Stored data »
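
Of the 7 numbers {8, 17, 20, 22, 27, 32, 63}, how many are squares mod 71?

(8/71) = +1 → QR.
(17/71) = -1 → non-residue.
(20/71) = +1 → QR.
(22/71) = -1 → non-residue.
(27/71) = +1 → QR.
(32/71) = +1 → QR.
(63/71) = -1 → non-residue.
Total quadratic residues among the 7: 4.

4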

Problem to solve » Each entry needs to be written out again, exactly as given.

Answer to the exercise »
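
Of the 7 numbers {8, 17, 20, 22, 27, 32, 63}, how many are squares mod 71?

(8/71) = +1 → QR.
(17/71) = -1 → non-residue.
(20/71) = +1 → QR.
(22/71) = -1 → non-residue.
(27/71) = +1 → QR.
(32/71) = +1 → QR.
(63/71) = -1 → non-residue.
Total quadratic residues among the 7: 4.

4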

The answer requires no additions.